WHAT NEEDS TO BE DONE ▸ Where does the word "unknown" show up in the records? Copy every line that has it.
Content starts
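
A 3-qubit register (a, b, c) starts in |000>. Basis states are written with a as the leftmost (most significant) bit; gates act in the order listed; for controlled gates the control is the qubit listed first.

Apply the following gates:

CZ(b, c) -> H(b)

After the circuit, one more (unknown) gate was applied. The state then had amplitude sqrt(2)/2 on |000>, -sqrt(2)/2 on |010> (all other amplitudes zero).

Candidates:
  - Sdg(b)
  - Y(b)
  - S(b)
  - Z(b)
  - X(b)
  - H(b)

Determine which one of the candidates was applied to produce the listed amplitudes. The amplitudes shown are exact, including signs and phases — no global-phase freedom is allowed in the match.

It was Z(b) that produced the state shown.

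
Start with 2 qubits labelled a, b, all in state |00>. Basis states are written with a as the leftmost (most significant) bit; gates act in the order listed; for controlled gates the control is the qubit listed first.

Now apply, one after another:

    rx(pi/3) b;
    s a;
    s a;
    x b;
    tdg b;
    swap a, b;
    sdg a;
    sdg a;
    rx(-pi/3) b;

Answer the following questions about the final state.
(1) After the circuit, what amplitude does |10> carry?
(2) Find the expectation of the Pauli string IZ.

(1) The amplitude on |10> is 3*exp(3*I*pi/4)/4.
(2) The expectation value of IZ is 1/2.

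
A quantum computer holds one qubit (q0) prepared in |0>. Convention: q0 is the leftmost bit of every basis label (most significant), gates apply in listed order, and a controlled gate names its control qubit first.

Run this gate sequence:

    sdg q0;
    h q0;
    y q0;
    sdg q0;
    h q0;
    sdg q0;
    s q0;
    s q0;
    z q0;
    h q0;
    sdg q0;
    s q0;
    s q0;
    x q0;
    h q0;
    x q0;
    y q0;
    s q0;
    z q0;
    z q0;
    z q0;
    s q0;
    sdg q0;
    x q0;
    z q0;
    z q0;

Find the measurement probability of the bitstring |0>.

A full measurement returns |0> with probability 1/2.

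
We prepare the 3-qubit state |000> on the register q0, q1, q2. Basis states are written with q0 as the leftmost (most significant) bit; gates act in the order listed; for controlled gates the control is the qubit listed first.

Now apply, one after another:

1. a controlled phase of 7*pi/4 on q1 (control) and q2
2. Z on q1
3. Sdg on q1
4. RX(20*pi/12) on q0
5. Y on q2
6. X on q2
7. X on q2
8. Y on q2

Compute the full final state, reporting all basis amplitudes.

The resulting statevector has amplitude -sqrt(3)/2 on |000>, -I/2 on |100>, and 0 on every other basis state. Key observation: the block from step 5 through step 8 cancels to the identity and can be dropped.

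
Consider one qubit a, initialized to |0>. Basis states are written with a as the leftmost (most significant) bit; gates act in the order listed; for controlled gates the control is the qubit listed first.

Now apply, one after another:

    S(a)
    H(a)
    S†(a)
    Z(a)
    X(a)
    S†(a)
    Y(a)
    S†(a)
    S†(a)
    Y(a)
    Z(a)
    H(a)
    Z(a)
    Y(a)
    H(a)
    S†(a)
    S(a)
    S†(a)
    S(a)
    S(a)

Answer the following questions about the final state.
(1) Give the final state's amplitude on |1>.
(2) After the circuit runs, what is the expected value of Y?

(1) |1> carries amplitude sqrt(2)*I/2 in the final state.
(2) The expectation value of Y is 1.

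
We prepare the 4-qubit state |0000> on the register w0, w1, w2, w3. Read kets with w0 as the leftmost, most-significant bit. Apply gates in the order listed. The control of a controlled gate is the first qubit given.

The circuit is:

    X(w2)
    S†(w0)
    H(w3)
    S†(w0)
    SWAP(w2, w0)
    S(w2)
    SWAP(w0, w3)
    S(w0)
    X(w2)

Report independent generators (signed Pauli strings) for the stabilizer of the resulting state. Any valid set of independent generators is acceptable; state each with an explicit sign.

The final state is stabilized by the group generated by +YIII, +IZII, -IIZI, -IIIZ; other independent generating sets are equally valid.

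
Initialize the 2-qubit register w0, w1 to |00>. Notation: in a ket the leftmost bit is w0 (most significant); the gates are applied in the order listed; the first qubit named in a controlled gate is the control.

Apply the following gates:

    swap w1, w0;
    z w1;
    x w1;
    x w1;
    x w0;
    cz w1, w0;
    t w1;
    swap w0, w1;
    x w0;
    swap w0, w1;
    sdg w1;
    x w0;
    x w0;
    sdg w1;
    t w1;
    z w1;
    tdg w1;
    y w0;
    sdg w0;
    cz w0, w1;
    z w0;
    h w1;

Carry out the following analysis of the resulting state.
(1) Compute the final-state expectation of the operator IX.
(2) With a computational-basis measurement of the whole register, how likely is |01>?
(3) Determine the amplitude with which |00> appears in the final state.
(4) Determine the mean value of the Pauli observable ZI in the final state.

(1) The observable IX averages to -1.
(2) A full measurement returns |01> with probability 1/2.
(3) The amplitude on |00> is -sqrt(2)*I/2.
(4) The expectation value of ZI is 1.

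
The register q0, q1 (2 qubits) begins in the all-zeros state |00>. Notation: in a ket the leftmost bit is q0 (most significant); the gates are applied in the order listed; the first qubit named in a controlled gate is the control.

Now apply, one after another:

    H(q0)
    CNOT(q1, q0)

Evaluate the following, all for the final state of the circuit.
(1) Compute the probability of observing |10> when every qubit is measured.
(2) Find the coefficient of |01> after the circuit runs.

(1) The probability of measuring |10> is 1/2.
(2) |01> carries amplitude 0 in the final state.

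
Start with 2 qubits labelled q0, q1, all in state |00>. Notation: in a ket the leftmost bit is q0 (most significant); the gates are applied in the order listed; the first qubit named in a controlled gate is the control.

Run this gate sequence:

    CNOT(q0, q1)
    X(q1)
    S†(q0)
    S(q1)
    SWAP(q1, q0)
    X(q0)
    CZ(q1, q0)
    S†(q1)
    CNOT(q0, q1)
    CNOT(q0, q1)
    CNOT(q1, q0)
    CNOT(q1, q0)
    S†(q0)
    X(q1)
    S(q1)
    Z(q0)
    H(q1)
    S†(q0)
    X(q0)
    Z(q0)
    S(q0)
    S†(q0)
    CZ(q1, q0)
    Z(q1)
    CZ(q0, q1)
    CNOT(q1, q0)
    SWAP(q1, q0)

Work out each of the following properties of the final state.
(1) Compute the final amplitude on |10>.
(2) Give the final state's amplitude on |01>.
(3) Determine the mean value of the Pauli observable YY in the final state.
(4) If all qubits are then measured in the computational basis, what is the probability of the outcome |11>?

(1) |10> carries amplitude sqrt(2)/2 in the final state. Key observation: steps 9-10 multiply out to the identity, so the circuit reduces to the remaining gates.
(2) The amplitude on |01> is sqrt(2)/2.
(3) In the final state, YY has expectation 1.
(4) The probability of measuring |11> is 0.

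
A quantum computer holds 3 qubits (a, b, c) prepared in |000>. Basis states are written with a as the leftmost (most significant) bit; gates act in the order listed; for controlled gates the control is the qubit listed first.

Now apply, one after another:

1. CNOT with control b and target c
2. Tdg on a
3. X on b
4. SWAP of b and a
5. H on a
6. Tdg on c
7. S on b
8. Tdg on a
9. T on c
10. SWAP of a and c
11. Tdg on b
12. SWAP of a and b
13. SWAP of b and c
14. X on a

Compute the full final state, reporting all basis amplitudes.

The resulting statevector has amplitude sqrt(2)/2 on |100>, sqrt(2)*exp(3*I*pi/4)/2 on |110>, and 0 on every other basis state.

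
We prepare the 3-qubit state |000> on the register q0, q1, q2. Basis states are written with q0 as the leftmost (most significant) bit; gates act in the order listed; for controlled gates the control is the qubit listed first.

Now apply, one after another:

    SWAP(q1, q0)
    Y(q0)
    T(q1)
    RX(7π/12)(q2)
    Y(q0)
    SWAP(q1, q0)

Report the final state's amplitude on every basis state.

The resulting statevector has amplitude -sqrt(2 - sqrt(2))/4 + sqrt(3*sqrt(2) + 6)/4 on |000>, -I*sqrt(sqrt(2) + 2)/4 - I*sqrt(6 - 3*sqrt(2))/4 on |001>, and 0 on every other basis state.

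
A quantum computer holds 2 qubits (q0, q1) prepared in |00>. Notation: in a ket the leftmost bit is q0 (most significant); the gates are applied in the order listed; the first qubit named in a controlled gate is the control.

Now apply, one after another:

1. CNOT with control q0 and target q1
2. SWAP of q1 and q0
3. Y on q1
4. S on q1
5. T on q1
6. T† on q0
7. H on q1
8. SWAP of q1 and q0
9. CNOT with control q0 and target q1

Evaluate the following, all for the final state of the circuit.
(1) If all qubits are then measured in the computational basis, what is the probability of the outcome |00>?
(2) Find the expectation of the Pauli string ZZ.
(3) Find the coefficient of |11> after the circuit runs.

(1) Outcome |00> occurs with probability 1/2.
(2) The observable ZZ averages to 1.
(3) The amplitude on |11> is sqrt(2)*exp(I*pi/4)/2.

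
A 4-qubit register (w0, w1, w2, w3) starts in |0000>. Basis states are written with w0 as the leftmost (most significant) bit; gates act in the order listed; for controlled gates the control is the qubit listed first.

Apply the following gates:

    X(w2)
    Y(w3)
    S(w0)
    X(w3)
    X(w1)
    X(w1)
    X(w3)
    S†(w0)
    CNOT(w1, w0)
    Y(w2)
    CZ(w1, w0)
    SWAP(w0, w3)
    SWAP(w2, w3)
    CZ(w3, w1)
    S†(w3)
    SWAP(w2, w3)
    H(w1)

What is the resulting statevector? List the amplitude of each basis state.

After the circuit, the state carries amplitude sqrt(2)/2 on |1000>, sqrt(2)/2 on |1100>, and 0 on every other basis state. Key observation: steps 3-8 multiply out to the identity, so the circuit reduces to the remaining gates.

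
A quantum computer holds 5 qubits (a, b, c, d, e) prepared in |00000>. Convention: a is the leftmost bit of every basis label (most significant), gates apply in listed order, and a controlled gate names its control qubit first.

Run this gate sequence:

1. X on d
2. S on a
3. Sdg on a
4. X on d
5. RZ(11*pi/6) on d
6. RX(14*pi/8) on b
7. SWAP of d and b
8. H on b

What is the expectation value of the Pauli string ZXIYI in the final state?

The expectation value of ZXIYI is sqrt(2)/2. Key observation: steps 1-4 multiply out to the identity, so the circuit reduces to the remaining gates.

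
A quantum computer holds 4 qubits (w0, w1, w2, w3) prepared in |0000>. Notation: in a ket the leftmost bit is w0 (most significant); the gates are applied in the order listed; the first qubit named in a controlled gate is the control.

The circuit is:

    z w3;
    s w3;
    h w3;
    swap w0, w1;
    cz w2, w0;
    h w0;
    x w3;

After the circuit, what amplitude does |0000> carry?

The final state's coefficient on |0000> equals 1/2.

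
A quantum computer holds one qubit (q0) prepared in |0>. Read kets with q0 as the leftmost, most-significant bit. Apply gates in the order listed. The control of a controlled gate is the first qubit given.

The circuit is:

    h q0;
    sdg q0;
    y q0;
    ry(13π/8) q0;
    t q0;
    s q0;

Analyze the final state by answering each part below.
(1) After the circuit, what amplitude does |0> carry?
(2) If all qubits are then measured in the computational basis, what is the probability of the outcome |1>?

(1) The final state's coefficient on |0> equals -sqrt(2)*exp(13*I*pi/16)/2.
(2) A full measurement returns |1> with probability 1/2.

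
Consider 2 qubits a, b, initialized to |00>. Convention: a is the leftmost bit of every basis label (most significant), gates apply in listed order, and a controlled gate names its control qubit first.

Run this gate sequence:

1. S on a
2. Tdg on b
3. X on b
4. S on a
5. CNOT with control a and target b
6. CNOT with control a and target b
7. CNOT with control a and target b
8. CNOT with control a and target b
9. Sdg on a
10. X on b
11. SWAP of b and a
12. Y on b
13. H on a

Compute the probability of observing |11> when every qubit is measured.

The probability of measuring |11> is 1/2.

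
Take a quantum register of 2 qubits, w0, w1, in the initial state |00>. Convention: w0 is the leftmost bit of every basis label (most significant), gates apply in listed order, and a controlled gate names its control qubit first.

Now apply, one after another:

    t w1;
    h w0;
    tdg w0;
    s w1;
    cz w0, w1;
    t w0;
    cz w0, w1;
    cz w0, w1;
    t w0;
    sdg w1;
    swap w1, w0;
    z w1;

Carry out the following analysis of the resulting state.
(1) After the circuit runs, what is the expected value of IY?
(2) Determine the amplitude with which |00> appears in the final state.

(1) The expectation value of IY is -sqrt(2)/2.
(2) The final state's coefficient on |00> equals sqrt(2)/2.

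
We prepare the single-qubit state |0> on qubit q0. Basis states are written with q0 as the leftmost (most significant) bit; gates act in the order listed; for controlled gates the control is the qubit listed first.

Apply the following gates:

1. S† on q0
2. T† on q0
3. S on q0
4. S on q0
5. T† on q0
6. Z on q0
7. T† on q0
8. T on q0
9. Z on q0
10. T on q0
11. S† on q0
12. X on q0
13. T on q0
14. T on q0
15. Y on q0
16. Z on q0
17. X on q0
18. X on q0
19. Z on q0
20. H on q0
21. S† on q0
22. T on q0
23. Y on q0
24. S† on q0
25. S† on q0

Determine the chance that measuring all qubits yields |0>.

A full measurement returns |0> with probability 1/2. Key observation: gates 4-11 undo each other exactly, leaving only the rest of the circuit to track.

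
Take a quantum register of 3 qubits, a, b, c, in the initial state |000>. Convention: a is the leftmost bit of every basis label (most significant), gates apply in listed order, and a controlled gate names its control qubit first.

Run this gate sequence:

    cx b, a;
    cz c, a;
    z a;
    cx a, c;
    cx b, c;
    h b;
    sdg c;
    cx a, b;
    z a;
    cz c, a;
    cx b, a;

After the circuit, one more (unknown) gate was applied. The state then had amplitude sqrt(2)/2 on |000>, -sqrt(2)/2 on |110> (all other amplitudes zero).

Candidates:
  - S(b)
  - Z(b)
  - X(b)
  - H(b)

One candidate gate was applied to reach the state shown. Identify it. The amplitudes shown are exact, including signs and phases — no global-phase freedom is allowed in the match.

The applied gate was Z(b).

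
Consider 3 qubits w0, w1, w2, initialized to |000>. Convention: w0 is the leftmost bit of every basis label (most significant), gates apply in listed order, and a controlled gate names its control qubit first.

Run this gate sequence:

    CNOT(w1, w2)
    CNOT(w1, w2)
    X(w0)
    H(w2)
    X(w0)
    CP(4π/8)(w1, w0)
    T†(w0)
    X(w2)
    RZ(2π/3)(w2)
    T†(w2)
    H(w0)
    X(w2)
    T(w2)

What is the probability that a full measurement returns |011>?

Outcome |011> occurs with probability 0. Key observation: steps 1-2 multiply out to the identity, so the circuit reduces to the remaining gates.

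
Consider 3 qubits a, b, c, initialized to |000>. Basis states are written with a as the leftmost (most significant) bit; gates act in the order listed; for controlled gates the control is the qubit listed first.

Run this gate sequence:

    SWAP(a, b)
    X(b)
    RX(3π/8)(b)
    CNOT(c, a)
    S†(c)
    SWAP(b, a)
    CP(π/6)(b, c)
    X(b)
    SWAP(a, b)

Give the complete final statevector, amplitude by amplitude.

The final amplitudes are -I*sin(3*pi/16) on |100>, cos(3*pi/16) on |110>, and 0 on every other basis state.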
Content ends
EXERCISE SOLUTION ▸
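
After the circuit, one more (unknown) gate was applied. The state then had amplitude sqrt(2)/2 on |000>, -sqrt(2)/2 on |010> (all other amplitudes zero).
After the circuit, one more (unknown) gate was applied. The state then had amplitude sqrt(2)/2 on |000>, -sqrt(2)/2 on |110> (all other amplitudes zero).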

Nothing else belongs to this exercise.